▶ _Dataset content_:
##############################
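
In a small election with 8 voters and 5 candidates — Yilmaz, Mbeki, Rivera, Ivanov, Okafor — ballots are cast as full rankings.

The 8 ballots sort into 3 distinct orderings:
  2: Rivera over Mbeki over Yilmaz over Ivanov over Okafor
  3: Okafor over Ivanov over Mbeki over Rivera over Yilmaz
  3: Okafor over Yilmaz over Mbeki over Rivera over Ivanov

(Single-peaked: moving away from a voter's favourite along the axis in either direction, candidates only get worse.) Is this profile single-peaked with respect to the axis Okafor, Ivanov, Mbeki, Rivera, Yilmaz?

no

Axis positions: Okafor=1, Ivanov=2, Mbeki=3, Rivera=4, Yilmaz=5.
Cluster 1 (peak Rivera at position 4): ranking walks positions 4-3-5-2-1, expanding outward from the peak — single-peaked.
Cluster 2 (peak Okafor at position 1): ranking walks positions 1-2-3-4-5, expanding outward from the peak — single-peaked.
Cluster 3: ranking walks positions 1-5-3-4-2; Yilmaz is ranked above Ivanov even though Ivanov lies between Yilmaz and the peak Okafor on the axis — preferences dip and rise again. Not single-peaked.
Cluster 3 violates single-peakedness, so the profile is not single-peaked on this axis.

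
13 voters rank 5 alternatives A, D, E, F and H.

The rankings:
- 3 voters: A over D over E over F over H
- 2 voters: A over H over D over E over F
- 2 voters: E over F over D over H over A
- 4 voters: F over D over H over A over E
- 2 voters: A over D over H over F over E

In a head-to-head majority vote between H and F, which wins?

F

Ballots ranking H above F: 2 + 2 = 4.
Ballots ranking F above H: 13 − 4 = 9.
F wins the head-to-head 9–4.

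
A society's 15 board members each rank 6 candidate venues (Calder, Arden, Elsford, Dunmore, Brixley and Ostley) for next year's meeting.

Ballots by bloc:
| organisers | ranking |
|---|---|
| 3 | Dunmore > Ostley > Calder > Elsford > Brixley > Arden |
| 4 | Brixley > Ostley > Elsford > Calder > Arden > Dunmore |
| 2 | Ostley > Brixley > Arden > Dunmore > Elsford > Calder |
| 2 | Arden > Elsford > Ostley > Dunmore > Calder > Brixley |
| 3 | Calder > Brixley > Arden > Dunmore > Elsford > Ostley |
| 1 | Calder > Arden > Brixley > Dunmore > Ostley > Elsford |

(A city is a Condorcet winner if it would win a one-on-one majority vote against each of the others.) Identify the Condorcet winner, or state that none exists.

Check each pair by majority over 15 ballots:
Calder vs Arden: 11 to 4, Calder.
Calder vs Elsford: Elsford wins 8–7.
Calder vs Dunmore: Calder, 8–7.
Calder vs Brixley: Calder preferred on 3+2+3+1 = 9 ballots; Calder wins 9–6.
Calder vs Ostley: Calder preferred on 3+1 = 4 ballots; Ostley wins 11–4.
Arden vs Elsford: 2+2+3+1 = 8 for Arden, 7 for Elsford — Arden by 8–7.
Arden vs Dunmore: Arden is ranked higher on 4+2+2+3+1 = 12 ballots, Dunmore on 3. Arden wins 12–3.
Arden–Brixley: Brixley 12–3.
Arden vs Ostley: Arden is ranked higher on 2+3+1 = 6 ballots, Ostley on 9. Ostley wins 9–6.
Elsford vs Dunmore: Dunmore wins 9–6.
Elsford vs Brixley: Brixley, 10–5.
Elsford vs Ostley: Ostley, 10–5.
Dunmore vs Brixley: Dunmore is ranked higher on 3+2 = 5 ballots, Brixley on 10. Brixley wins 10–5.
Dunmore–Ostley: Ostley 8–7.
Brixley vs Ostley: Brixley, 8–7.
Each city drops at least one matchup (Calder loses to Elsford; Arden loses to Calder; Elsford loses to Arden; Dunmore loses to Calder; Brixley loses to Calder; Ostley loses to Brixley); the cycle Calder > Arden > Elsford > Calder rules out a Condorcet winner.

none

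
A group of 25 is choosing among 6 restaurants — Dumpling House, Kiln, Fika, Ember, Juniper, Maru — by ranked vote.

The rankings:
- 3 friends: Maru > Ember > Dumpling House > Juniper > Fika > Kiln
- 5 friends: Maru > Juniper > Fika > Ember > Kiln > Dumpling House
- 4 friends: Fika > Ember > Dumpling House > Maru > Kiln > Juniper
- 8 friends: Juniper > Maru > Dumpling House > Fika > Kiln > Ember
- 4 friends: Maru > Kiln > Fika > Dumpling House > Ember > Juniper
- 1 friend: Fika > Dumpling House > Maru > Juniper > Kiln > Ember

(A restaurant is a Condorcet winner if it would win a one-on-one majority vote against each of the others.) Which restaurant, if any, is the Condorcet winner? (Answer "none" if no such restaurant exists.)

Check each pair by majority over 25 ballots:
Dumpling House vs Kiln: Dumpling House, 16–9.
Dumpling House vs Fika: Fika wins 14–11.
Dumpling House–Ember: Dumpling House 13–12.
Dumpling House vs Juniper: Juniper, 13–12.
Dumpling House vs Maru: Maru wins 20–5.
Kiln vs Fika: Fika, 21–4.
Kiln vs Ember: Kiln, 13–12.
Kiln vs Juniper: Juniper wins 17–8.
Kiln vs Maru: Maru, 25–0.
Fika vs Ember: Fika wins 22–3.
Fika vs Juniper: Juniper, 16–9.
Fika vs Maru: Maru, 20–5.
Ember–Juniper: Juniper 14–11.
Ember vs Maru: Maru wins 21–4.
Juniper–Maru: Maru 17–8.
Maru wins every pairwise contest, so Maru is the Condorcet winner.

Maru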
##############################
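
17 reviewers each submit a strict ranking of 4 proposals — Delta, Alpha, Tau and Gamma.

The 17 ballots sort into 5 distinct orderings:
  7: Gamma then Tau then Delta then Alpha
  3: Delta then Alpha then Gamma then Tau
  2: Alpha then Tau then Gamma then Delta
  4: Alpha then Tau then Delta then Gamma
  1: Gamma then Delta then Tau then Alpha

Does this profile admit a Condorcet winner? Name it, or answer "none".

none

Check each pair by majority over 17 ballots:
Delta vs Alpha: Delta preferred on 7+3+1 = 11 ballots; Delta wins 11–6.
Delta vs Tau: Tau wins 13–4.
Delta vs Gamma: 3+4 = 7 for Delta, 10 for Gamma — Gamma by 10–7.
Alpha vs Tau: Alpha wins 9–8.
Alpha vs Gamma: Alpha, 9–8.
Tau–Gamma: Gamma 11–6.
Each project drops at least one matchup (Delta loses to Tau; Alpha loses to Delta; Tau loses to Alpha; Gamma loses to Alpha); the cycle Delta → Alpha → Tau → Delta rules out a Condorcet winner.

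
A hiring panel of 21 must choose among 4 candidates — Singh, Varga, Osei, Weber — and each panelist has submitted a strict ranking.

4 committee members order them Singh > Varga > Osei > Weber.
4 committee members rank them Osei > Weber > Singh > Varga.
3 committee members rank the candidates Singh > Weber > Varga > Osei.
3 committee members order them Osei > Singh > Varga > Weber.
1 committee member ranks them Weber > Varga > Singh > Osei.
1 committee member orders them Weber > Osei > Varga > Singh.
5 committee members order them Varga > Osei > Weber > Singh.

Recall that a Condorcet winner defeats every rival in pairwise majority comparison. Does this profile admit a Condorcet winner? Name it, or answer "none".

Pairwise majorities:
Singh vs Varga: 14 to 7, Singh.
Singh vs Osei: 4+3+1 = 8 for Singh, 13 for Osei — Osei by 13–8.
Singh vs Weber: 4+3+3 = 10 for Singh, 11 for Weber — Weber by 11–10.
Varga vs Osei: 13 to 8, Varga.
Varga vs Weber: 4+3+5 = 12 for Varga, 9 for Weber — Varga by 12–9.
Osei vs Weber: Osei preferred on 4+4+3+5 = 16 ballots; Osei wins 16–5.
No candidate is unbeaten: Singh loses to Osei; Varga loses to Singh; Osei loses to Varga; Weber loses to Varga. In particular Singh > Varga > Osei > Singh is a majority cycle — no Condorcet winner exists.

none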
##############################
▶ _Prompt_: Please output the lines of the listing above that fall in the stretch from the one with "A group of 25" through the one with "- 5 friends: Maru", exactly and only those.

▶ _Response to the task_:
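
A group of 25 is choosing among 6 restaurants — Dumpling House, Kiln, Fika, Ember, Juniper, Maru — by ranked vote.

The rankings:
- 3 friends: Maru > Ember > Dumpling House > Juniper > Fika > Kiln
- 5 friends: Maru > Juniper > Fika > Ember > Kiln > Dumpling House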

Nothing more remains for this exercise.